Activity - Below are entries; output exactly the lines from the one with "Let s(D) = -2/D, F(b, G)" to the one with "Answer: 1/16 ≈ 0.062500", both included, and nothing else.
§
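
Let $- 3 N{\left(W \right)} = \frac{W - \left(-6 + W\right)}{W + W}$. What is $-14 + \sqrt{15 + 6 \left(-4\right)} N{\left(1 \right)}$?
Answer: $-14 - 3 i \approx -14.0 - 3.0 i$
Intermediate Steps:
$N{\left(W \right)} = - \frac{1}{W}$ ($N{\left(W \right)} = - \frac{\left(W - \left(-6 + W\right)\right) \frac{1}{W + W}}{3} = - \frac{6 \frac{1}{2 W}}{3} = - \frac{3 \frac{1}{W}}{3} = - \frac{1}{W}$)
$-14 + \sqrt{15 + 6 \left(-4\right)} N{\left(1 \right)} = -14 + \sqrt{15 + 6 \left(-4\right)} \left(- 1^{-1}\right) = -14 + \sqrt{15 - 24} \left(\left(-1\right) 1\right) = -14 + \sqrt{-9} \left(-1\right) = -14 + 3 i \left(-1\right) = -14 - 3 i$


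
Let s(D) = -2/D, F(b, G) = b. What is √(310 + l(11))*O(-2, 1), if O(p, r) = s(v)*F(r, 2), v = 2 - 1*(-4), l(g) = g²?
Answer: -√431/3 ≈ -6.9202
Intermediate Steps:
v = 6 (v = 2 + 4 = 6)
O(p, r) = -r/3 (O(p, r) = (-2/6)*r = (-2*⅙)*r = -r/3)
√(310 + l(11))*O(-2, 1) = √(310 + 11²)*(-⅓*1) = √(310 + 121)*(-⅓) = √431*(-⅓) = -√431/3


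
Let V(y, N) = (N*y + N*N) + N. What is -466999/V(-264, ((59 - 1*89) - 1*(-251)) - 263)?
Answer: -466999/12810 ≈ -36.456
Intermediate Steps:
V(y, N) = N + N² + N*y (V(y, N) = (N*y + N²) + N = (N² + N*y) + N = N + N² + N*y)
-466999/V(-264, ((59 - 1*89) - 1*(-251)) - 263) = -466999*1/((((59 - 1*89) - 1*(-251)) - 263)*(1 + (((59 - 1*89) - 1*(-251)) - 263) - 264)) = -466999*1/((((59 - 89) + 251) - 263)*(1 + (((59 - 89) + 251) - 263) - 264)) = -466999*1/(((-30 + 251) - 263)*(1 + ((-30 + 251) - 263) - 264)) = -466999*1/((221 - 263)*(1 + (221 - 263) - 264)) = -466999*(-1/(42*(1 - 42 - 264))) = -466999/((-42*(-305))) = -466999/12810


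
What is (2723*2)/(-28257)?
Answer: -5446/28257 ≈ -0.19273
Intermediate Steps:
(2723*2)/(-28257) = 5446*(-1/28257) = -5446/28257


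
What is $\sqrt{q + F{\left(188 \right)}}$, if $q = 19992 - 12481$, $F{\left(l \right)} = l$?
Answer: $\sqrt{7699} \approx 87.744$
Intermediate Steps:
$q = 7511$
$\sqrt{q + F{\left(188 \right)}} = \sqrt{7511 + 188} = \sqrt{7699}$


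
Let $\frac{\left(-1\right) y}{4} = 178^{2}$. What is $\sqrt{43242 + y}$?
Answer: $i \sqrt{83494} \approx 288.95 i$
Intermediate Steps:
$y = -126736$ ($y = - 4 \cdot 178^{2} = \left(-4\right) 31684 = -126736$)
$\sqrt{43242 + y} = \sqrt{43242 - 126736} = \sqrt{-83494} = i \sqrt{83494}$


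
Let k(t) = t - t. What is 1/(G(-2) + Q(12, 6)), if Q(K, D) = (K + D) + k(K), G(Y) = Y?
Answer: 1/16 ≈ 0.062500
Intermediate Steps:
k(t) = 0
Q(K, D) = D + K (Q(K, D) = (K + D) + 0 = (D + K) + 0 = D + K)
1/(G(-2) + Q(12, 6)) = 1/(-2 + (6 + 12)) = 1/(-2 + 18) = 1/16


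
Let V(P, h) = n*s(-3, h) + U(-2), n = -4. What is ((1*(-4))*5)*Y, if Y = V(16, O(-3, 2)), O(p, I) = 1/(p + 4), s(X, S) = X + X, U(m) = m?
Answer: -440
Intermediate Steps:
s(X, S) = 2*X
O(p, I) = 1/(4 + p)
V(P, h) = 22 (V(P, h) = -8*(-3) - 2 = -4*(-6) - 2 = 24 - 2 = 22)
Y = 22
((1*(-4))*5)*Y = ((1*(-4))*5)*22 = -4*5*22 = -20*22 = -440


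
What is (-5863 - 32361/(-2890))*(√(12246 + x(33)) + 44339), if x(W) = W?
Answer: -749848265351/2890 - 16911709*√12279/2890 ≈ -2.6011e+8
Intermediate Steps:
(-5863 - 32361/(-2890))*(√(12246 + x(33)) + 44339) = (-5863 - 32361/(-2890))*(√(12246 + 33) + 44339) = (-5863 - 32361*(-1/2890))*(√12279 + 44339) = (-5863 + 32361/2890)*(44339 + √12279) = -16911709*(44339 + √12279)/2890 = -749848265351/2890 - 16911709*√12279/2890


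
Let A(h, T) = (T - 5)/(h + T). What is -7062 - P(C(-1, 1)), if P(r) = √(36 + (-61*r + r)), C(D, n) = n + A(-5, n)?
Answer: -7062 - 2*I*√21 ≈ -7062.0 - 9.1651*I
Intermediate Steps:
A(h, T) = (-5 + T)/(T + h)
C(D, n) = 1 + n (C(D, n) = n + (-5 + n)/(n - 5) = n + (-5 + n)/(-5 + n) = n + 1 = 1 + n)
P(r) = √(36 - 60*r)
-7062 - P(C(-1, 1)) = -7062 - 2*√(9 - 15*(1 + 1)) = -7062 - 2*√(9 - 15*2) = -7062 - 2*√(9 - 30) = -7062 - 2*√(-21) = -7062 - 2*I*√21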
§
Response box -
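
Let s(D) = -2/D, F(b, G) = b. What is √(310 + l(11))*O(-2, 1), if O(p, r) = s(v)*F(r, 2), v = 2 - 1*(-4), l(g) = g²?
Answer: -√431/3 ≈ -6.9202
Intermediate Steps:
v = 6 (v = 2 + 4 = 6)
O(p, r) = -r/3 (O(p, r) = (-2/6)*r = (-2*⅙)*r = -r/3)
√(310 + l(11))*O(-2, 1) = √(310 + 11²)*(-⅓*1) = √(310 + 121)*(-⅓) = √431*(-⅓) = -√431/3


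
Let V(y, N) = (N*y + N*N) + N. What is -466999/V(-264, ((59 - 1*89) - 1*(-251)) - 263)?
Answer: -466999/12810 ≈ -36.456
Intermediate Steps:
V(y, N) = N + N² + N*y (V(y, N) = (N*y + N²) + N = (N² + N*y) + N = N + N² + N*y)
-466999/V(-264, ((59 - 1*89) - 1*(-251)) - 263) = -466999*1/((((59 - 1*89) - 1*(-251)) - 263)*(1 + (((59 - 1*89) - 1*(-251)) - 263) - 264)) = -466999*1/((((59 - 89) + 251) - 263)*(1 + (((59 - 89) + 251) - 263) - 264)) = -466999*1/(((-30 + 251) - 263)*(1 + ((-30 + 251) - 263) - 264)) = -466999*1/((221 - 263)*(1 + (221 - 263) - 264)) = -466999*(-1/(42*(1 - 42 - 264))) = -466999/((-42*(-305))) = -466999/12810


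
What is (2723*2)/(-28257)?
Answer: -5446/28257 ≈ -0.19273
Intermediate Steps:
(2723*2)/(-28257) = 5446*(-1/28257) = -5446/28257


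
What is $\sqrt{q + F{\left(188 \right)}}$, if $q = 19992 - 12481$, $F{\left(l \right)} = l$?
Answer: $\sqrt{7699} \approx 87.744$
Intermediate Steps:
$q = 7511$
$\sqrt{q + F{\left(188 \right)}} = \sqrt{7511 + 188} = \sqrt{7699}$


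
Let $\frac{\left(-1\right) y}{4} = 178^{2}$. What is $\sqrt{43242 + y}$?
Answer: $i \sqrt{83494} \approx 288.95 i$
Intermediate Steps:
$y = -126736$ ($y = - 4 \cdot 178^{2} = \left(-4\right) 31684 = -126736$)
$\sqrt{43242 + y} = \sqrt{43242 - 126736} = \sqrt{-83494} = i \sqrt{83494}$


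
Let k(t) = t - t. What is 1/(G(-2) + Q(12, 6)), if Q(K, D) = (K + D) + k(K), G(Y) = Y?
Answer: 1/16 ≈ 0.062500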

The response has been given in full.